───── Dataset entries ─────

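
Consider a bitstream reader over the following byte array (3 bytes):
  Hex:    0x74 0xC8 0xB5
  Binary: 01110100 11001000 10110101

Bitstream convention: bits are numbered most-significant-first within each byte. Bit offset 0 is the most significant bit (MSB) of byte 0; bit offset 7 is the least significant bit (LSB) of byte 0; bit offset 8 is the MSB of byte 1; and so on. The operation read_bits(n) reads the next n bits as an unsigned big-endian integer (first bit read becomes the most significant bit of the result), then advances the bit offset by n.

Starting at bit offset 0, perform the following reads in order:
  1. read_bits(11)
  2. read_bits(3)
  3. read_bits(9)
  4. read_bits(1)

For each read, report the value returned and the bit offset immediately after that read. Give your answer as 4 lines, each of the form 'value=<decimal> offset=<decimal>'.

Answer: value=934 offset=11
value=2 offset=14
value=90 offset=23
value=1 offset=24

Derivation:
Read 1: bits[0:11] width=11 -> value=934 (bin 01110100110); offset now 11 = byte 1 bit 3; 13 bits remain
Read 2: bits[11:14] width=3 -> value=2 (bin 010); offset now 14 = byte 1 bit 6; 10 bits remain
Read 3: bits[14:23] width=9 -> value=90 (bin 001011010); offset now 23 = byte 2 bit 7; 1 bits remain
Read 4: bits[23:24] width=1 -> value=1 (bin 1); offset now 24 = byte 3 bit 0; 0 bits remain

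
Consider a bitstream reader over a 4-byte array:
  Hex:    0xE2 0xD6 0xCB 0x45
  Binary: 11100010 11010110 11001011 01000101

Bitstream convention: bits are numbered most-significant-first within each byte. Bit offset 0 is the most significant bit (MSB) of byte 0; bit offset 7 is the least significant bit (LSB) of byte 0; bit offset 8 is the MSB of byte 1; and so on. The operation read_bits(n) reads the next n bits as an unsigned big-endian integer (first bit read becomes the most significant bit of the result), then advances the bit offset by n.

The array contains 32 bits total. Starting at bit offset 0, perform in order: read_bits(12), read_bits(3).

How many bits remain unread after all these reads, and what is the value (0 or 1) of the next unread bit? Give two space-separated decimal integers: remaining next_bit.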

─────

**Work order**: Retype every line of the data, keeping each one exactly as it is.

**Output below**:
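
Consider a bitstream reader over the following byte array (3 bytes):
  Hex:    0x74 0xC8 0xB5
  Binary: 01110100 11001000 10110101

Bitstream convention: bits are numbered most-significant-first within each byte. Bit offset 0 is the most significant bit (MSB) of byte 0; bit offset 7 is the least significant bit (LSB) of byte 0; bit offset 8 is the MSB of byte 1; and so on. The operation read_bits(n) reads the next n bits as an unsigned big-endian integer (first bit read becomes the most significant bit of the result), then advances the bit offset by n.

Starting at bit offset 0, perform the following reads in order:
  1. read_bits(11)
  2. read_bits(3)
  3. read_bits(9)
  4. read_bits(1)

For each read, report the value returned and the bit offset immediately after that read. Give your answer as 4 lines, each of the form 'value=<decimal> offset=<decimal>'.

Answer: value=934 offset=11
value=2 offset=14
value=90 offset=23
value=1 offset=24

Derivation:
Read 1: bits[0:11] width=11 -> value=934 (bin 01110100110); offset now 11 = byte 1 bit 3; 13 bits remain
Read 2: bits[11:14] width=3 -> value=2 (bin 010); offset now 14 = byte 1 bit 6; 10 bits remain
Read 3: bits[14:23] width=9 -> value=90 (bin 001011010); offset now 23 = byte 2 bit 7; 1 bits remain
Read 4: bits[23:24] width=1 -> value=1 (bin 1); offset now 24 = byte 3 bit 0; 0 bits remain

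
Consider a bitstream reader over a 4-byte array:
  Hex:    0xE2 0xD6 0xCB 0x45
  Binary: 11100010 11010110 11001011 01000101

Bitstream convention: bits are numbered most-significant-first within each byte. Bit offset 0 is the most significant bit (MSB) of byte 0; bit offset 7 is the least significant bit (LSB) of byte 0; bit offset 8 is the MSB of byte 1; and so on. The operation read_bits(n) reads the next n bits as an unsigned big-endian integer (first bit read becomes the most significant bit of the result), then advances the bit offset by n.

The array contains 32 bits total. Starting at bit offset 0, perform in order: read_bits(12), read_bits(3).

How many bits remain unread after all these reads, and what is the value (0 or 1) of the next unread bit? Give two space-separated decimal integers: remaining next_bit.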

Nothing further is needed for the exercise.